Given entries section start

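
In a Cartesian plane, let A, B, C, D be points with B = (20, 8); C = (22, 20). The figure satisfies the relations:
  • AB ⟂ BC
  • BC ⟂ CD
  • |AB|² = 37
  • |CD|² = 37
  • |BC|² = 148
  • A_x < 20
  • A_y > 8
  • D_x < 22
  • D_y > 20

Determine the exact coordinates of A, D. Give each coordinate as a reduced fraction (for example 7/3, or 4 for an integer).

A = (14, 9)
D = (16, 21)

1. A_x = 14  [[AB ⟂ BC ⇒ -2x-12y+136=0] ∩ [|A−(20, 8)|²=37]]
2. A_y = 9  [[AB ⟂ BC ⇒ -2x-12y+136=0] ∩ [|A−(20, 8)|²=37]]
   so A = (14, 9)
3. D_x = 16  [[BC ⟂ CD ⇒ 2x+12y-284=0] ∩ [|D−(22, 20)|²=37]]
4. D_y = 21  [[BC ⟂ CD ⇒ 2x+12y-284=0] ∩ [|D−(22, 20)|²=37]]
   so D = (16, 21)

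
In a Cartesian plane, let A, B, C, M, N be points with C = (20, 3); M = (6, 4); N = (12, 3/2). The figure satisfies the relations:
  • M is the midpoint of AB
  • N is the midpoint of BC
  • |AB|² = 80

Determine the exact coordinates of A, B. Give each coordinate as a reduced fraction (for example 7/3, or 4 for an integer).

1. B_x = 4  [B = 2·N−C = 2·(12, 3/2)−(20, 3)]
2. B_y = 0  [B = 2·N−C = 2·(12, 3/2)−(20, 3)]
   so B = (4, 0)
3. A_x = 8  [A = 2·M−B = 2·(6, 4)−(4, 0)]
4. A_y = 8  [A = 2·M−B = 2·(6, 4)−(4, 0)]
   so A = (8, 8)

A = (8, 8)
B = (4, 0)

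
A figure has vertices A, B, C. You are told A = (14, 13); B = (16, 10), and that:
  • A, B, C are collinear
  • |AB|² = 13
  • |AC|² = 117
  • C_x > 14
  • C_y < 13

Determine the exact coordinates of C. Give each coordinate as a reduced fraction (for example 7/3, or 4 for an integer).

1. C_x = 20  [[A, B, C are collinear ⇒ 3x+2y-68=0] ∩ [|C−(14, 13)|²=117]]
2. C_y = 4  [[A, B, C are collinear ⇒ 3x+2y-68=0] ∩ [|C−(14, 13)|²=117]]
   so C = (20, 4)

C = (20, 4)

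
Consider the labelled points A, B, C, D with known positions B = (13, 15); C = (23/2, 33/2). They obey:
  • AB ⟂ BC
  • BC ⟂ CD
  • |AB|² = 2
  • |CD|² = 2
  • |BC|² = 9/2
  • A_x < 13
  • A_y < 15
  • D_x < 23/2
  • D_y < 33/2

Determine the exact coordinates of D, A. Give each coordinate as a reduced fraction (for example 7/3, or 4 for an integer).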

Given entries section end

Every record must appear in the answer exactly as it does above.

◆ Response area ◆
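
In a Cartesian plane, let A, B, C, D be points with B = (20, 8); C = (22, 20). The figure satisfies the relations:
  • AB ⟂ BC
  • BC ⟂ CD
  • |AB|² = 37
  • |CD|² = 37
  • |BC|² = 148
  • A_x < 20
  • A_y > 8
  • D_x < 22
  • D_y > 20

Determine the exact coordinates of A, D. Give each coordinate as a reduced fraction (for example 7/3, or 4 for an integer).

A = (14, 9)
D = (16, 21)

1. A_x = 14  [[AB ⟂ BC ⇒ -2x-12y+136=0] ∩ [|A−(20, 8)|²=37]]
2. A_y = 9  [[AB ⟂ BC ⇒ -2x-12y+136=0] ∩ [|A−(20, 8)|²=37]]
   so A = (14, 9)
3. D_x = 16  [[BC ⟂ CD ⇒ 2x+12y-284=0] ∩ [|D−(22, 20)|²=37]]
4. D_y = 21  [[BC ⟂ CD ⇒ 2x+12y-284=0] ∩ [|D−(22, 20)|²=37]]
   so D = (16, 21)

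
In a Cartesian plane, let A, B, C, M, N be points with C = (20, 3); M = (6, 4); N = (12, 3/2). The figure satisfies the relations:
  • M is the midpoint of AB
  • N is the midpoint of BC
  • |AB|² = 80

Determine the exact coordinates of A, B. Give each coordinate as a reduced fraction (for example 7/3, or 4 for an integer).

1. B_x = 4  [B = 2·N−C = 2·(12, 3/2)−(20, 3)]
2. B_y = 0  [B = 2·N−C = 2·(12, 3/2)−(20, 3)]
   so B = (4, 0)
3. A_x = 8  [A = 2·M−B = 2·(6, 4)−(4, 0)]
4. A_y = 8  [A = 2·M−B = 2·(6, 4)−(4, 0)]
   so A = (8, 8)

A = (8, 8)
B = (4, 0)

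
A figure has vertices A, B, C. You are told A = (14, 13); B = (16, 10), and that:
  • A, B, C are collinear
  • |AB|² = 13
  • |AC|² = 117
  • C_x > 14
  • C_y < 13

Determine the exact coordinates of C. Give each coordinate as a reduced fraction (for example 7/3, or 4 for an integer).

1. C_x = 20  [[A, B, C are collinear ⇒ 3x+2y-68=0] ∩ [|C−(14, 13)|²=117]]
2. C_y = 4  [[A, B, C are collinear ⇒ 3x+2y-68=0] ∩ [|C−(14, 13)|²=117]]
   so C = (20, 4)

C = (20, 4)

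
Consider the labelled points A, B, C, D with known positions B = (13, 15); C = (23/2, 33/2). They obey:
  • AB ⟂ BC
  • BC ⟂ CD
  • |AB|² = 2
  • |CD|² = 2
  • |BC|² = 9/2
  • A_x < 13
  • A_y < 15
  • D_x < 23/2
  • D_y < 33/2

Determine the exact coordinates of D, A. Give each coordinate as a reduced fraction (for example 7/3, or 4 for an integer).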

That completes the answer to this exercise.